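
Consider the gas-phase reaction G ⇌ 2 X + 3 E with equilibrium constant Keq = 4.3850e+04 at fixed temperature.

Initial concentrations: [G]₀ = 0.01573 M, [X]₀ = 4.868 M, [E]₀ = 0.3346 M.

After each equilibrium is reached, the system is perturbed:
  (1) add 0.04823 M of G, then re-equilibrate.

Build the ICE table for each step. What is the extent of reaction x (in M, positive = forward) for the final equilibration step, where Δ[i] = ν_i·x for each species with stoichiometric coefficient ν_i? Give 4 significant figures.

Q₀ = 56.44 vs Keq = 4.3850e+04 ⇒ Q<K, forward
Step 1:
                   G          X          E
  Initial    0.01573      4.868     0.3346
  Change     -0.0157     0.0314     0.0471
  Equil   3.0442e-05      4.899     0.3817
  solve Keq expr → x = 0.0157; check Q = 4.3850e+04
Then add 0.04823 M of G.
Step 2:
                   G          X          E
  Initial    0.04826      4.899     0.3817
  Change    -0.04818    0.09636     0.1445
  Equil   8.2940e-05      4.996     0.5262
  solve Keq expr → x = 0.04818; check Q = 4.3850e+04

x = 0.04818 M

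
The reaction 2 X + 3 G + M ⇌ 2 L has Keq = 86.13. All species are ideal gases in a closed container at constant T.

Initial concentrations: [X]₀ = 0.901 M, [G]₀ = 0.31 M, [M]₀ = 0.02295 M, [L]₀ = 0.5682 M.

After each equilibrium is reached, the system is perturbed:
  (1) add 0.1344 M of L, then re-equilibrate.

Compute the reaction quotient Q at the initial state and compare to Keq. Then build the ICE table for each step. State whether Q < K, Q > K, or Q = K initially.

Q₀ = 581.7; Q > K (proceeds reverse)

Q₀ = 581.7 vs Keq = 86.13 ⇒ Q>K, reverse
Step 1:
                   X          G          M          L
  Initial      0.901       0.31    0.02295     0.5682
  Change      0.0584    0.08761     0.0292    -0.0584
  Equil       0.9594     0.3976    0.05215     0.5098
  solve Keq expr → x = -0.0292; check Q = 86.13
Then add 0.1344 M of L.
Step 2:
                   X          G          M          L
  Initial     0.9594     0.3976    0.05215     0.6442
  Change     0.01874    0.02812   0.009372   -0.01874
  Equil       0.9781     0.4257    0.06152     0.6255
  solve Keq expr → x = -0.009372; check Q = 86.13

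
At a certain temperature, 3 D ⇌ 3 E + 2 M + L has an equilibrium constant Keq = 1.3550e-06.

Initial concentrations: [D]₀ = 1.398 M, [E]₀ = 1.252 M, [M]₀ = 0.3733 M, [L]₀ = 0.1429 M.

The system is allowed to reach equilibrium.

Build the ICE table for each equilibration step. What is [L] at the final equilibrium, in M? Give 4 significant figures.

Q₀ = 0.0143 vs Keq = 1.3550e-06 ⇒ Q>K, reverse
Step 1:
                    D           E           M           L
  Initial       1.398       1.252      0.3733      0.1429
  Change       0.4235     -0.4235     -0.2823     -0.1412
  Equil         1.821      0.8285     0.09098     0.00174
  solve Keq expr → x = -0.1412; check Q = 1.3550e-06

[L]_eq = 0.00174 M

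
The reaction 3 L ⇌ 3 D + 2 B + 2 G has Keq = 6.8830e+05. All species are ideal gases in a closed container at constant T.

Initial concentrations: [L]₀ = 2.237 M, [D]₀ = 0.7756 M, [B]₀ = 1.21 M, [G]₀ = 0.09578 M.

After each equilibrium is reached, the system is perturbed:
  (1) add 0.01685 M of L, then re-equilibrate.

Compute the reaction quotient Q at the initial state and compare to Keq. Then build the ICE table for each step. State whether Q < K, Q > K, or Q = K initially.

Q₀ = 5.5980e-04 vs Keq = 6.8830e+05 ⇒ Q<K, forward
Step 1:
                    L           D           B           G
  I             2.237      0.7756        1.21     0.09578
  C            -2.153       2.153       1.435       1.435
  E           0.08426       2.928       2.645       1.531
  solve Keq expr → x = 0.7176; check Q = 6.8830e+05
Then add 0.01685 M of L.
Step 2:
                    L           D           B           G
  I            0.1011       2.928       2.645       1.531
  C          -0.01578     0.01578     0.01052     0.01052
  E           0.08533       2.944       2.656       1.541
  solve Keq expr → x = 0.005261; check Q = 6.8830e+05

Q₀ = 5.5980e-04; Q < K (proceeds forward)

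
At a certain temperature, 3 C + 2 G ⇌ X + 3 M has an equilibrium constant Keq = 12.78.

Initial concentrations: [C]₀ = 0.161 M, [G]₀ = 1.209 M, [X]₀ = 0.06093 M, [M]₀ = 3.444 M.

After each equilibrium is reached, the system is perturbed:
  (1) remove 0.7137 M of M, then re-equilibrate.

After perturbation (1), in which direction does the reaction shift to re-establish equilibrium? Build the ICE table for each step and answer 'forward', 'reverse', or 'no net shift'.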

## [Your instructions]
Output the listing once more. Leave each word as it stands.

## [Exercise result]
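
Consider the gas-phase reaction G ⇌ 2 X + 3 E with equilibrium constant Keq = 4.3850e+04 at fixed temperature.

Initial concentrations: [G]₀ = 0.01573 M, [X]₀ = 4.868 M, [E]₀ = 0.3346 M.

After each equilibrium is reached, the system is perturbed:
  (1) add 0.04823 M of G, then re-equilibrate.

Build the ICE table for each step. What is the extent of reaction x (in M, positive = forward) for the final equilibration step, where Δ[i] = ν_i·x for each species with stoichiometric coefficient ν_i? Give 4 significant figures.

Q₀ = 56.44 vs Keq = 4.3850e+04 ⇒ Q<K, forward
Step 1:
                   G          X          E
  Initial    0.01573      4.868     0.3346
  Change     -0.0157     0.0314     0.0471
  Equil   3.0442e-05      4.899     0.3817
  solve Keq expr → x = 0.0157; check Q = 4.3850e+04
Then add 0.04823 M of G.
Step 2:
                   G          X          E
  Initial    0.04826      4.899     0.3817
  Change    -0.04818    0.09636     0.1445
  Equil   8.2940e-05      4.996     0.5262
  solve Keq expr → x = 0.04818; check Q = 4.3850e+04

x = 0.04818 M

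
The reaction 2 X + 3 G + M ⇌ 2 L has Keq = 86.13. All species are ideal gases in a closed container at constant T.

Initial concentrations: [X]₀ = 0.901 M, [G]₀ = 0.31 M, [M]₀ = 0.02295 M, [L]₀ = 0.5682 M.

After each equilibrium is reached, the system is perturbed:
  (1) add 0.1344 M of L, then re-equilibrate.

Compute the reaction quotient Q at the initial state and compare to Keq. Then build the ICE table for each step. State whether Q < K, Q > K, or Q = K initially.

Q₀ = 581.7; Q > K (proceeds reverse)

Q₀ = 581.7 vs Keq = 86.13 ⇒ Q>K, reverse
Step 1:
                   X          G          M          L
  Initial      0.901       0.31    0.02295     0.5682
  Change      0.0584    0.08761     0.0292    -0.0584
  Equil       0.9594     0.3976    0.05215     0.5098
  solve Keq expr → x = -0.0292; check Q = 86.13
Then add 0.1344 M of L.
Step 2:
                   X          G          M          L
  Initial     0.9594     0.3976    0.05215     0.6442
  Change     0.01874    0.02812   0.009372   -0.01874
  Equil       0.9781     0.4257    0.06152     0.6255
  solve Keq expr → x = -0.009372; check Q = 86.13

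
At a certain temperature, 3 D ⇌ 3 E + 2 M + L has an equilibrium constant Keq = 1.3550e-06.

Initial concentrations: [D]₀ = 1.398 M, [E]₀ = 1.252 M, [M]₀ = 0.3733 M, [L]₀ = 0.1429 M.

The system is allowed to reach equilibrium.

Build the ICE table for each equilibration step. What is [L] at the final equilibrium, in M? Give 4 significant figures.

Q₀ = 0.0143 vs Keq = 1.3550e-06 ⇒ Q>K, reverse
Step 1:
                    D           E           M           L
  Initial       1.398       1.252      0.3733      0.1429
  Change       0.4235     -0.4235     -0.2823     -0.1412
  Equil         1.821      0.8285     0.09098     0.00174
  solve Keq expr → x = -0.1412; check Q = 1.3550e-06

[L]_eq = 0.00174 M

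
The reaction 3 L ⇌ 3 D + 2 B + 2 G has Keq = 6.8830e+05. All species are ideal gases in a closed container at constant T.

Initial concentrations: [L]₀ = 2.237 M, [D]₀ = 0.7756 M, [B]₀ = 1.21 M, [G]₀ = 0.09578 M.

After each equilibrium is reached, the system is perturbed:
  (1) add 0.01685 M of L, then re-equilibrate.

Compute the reaction quotient Q at the initial state and compare to Keq. Then build the ICE table for each step. State whether Q < K, Q > K, or Q = K initially.

Q₀ = 5.5980e-04 vs Keq = 6.8830e+05 ⇒ Q<K, forward
Step 1:
                    L           D           B           G
  I             2.237      0.7756        1.21     0.09578
  C            -2.153       2.153       1.435       1.435
  E           0.08426       2.928       2.645       1.531
  solve Keq expr → x = 0.7176; check Q = 6.8830e+05
Then add 0.01685 M of L.
Step 2:
                    L           D           B           G
  I            0.1011       2.928       2.645       1.531
  C          -0.01578     0.01578     0.01052     0.01052
  E           0.08533       2.944       2.656       1.541
  solve Keq expr → x = 0.005261; check Q = 6.8830e+05

Q₀ = 5.5980e-04; Q < K (proceeds forward)

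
At a certain temperature, 3 C + 2 G ⇌ X + 3 M has an equilibrium constant Keq = 12.78.

Initial concentrations: [C]₀ = 0.161 M, [G]₀ = 1.209 M, [X]₀ = 0.06093 M, [M]₀ = 3.444 M.

After each equilibrium is reached, the system is perturbed:
  (1) remove 0.7137 M of M, then re-equilibrate.

After perturbation (1), in which direction does the reaction shift to re-establish equilibrium? Build the ICE table for each step and answer 'forward', 'reverse', or 'no net shift'.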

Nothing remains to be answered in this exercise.